Exercise brief: Give back every record below precisely as written.

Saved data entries

....

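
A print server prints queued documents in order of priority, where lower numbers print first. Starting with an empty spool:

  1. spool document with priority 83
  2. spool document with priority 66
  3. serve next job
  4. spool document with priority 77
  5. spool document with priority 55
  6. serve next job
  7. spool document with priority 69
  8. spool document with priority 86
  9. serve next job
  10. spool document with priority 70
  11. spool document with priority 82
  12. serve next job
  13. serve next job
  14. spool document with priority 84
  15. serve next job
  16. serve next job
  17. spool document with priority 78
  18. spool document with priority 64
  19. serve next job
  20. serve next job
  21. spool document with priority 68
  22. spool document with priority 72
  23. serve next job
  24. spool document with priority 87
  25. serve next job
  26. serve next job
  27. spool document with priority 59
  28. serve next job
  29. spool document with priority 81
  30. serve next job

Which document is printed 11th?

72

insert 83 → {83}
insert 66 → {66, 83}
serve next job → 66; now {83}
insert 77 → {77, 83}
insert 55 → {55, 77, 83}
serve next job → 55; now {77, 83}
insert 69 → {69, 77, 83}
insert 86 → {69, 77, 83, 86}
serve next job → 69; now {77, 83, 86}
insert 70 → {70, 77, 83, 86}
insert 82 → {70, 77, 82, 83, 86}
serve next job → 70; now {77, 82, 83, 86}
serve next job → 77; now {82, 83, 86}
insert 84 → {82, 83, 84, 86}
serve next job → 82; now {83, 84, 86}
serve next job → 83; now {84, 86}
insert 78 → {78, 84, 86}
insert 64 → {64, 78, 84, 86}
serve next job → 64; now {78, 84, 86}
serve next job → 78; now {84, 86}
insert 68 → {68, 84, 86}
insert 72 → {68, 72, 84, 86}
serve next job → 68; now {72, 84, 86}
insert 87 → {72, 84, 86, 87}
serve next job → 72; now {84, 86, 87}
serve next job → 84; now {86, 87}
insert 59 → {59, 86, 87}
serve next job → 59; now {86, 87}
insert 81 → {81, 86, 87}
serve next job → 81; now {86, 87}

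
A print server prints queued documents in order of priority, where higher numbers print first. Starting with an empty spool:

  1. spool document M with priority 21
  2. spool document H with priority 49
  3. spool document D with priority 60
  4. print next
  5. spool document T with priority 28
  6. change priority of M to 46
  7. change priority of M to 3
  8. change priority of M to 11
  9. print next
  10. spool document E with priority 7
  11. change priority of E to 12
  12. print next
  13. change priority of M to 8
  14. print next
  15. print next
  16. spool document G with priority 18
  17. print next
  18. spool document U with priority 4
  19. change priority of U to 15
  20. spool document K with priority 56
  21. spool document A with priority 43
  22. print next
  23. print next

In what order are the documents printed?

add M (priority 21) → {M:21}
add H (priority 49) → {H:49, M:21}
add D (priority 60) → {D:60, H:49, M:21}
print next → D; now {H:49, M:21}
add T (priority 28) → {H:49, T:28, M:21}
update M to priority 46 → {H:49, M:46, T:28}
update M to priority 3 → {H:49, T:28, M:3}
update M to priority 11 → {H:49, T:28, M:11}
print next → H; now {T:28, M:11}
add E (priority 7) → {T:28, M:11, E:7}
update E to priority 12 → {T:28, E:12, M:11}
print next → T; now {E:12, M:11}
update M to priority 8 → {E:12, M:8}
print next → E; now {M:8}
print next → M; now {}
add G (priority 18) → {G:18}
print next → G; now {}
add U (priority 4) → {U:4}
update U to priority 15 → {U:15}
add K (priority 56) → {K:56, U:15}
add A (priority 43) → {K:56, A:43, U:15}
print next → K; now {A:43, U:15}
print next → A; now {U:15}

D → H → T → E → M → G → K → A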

....

Exercise solution:
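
A print server prints queued documents in order of priority, where lower numbers print first. Starting with an empty spool:

  1. spool document with priority 83
  2. spool document with priority 66
  3. serve next job
  4. spool document with priority 77
  5. spool document with priority 55
  6. serve next job
  7. spool document with priority 69
  8. spool document with priority 86
  9. serve next job
  10. spool document with priority 70
  11. spool document with priority 82
  12. serve next job
  13. serve next job
  14. spool document with priority 84
  15. serve next job
  16. serve next job
  17. spool document with priority 78
  18. spool document with priority 64
  19. serve next job
  20. serve next job
  21. spool document with priority 68
  22. spool document with priority 72
  23. serve next job
  24. spool document with priority 87
  25. serve next job
  26. serve next job
  27. spool document with priority 59
  28. serve next job
  29. spool document with priority 81
  30. serve next job

Which document is printed 11th?

72

insert 83 → {83}
insert 66 → {66, 83}
serve next job → 66; now {83}
insert 77 → {77, 83}
insert 55 → {55, 77, 83}
serve next job → 55; now {77, 83}
insert 69 → {69, 77, 83}
insert 86 → {69, 77, 83, 86}
serve next job → 69; now {77, 83, 86}
insert 70 → {70, 77, 83, 86}
insert 82 → {70, 77, 82, 83, 86}
serve next job → 70; now {77, 82, 83, 86}
serve next job → 77; now {82, 83, 86}
insert 84 → {82, 83, 84, 86}
serve next job → 82; now {83, 84, 86}
serve next job → 83; now {84, 86}
insert 78 → {78, 84, 86}
insert 64 → {64, 78, 84, 86}
serve next job → 64; now {78, 84, 86}
serve next job → 78; now {84, 86}
insert 68 → {68, 84, 86}
insert 72 → {68, 72, 84, 86}
serve next job → 68; now {72, 84, 86}
insert 87 → {72, 84, 86, 87}
serve next job → 72; now {84, 86, 87}
serve next job → 84; now {86, 87}
insert 59 → {59, 86, 87}
serve next job → 59; now {86, 87}
insert 81 → {81, 86, 87}
serve next job → 81; now {86, 87}

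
A print server prints queued documents in order of priority, where higher numbers print first. Starting with an empty spool:

  1. spool document M with priority 21
  2. spool document H with priority 49
  3. spool document D with priority 60
  4. print next
  5. spool document T with priority 28
  6. change priority of M to 46
  7. change priority of M to 3
  8. change priority of M to 11
  9. print next
  10. spool document E with priority 7
  11. change priority of E to 12
  12. print next
  13. change priority of M to 8
  14. print next
  15. print next
  16. spool document G with priority 18
  17. print next
  18. spool document U with priority 4
  19. change priority of U to 15
  20. spool document K with priority 56
  21. spool document A with priority 43
  22. print next
  23. print next

In what order are the documents printed?

add M (priority 21) → {M:21}
add H (priority 49) → {H:49, M:21}
add D (priority 60) → {D:60, H:49, M:21}
print next → D; now {H:49, M:21}
add T (priority 28) → {H:49, T:28, M:21}
update M to priority 46 → {H:49, M:46, T:28}
update M to priority 3 → {H:49, T:28, M:3}
update M to priority 11 → {H:49, T:28, M:11}
print next → H; now {T:28, M:11}
add E (priority 7) → {T:28, M:11, E:7}
update E to priority 12 → {T:28, E:12, M:11}
print next → T; now {E:12, M:11}
update M to priority 8 → {E:12, M:8}
print next → E; now {M:8}
print next → M; now {}
add G (priority 18) → {G:18}
print next → G; now {}
add U (priority 4) → {U:4}
update U to priority 15 → {U:15}
add K (priority 56) → {K:56, U:15}
add A (priority 43) → {K:56, A:43, U:15}
print next → K; now {A:43, U:15}
print next → A; now {U:15}

D → H → T → E → M → G → K → A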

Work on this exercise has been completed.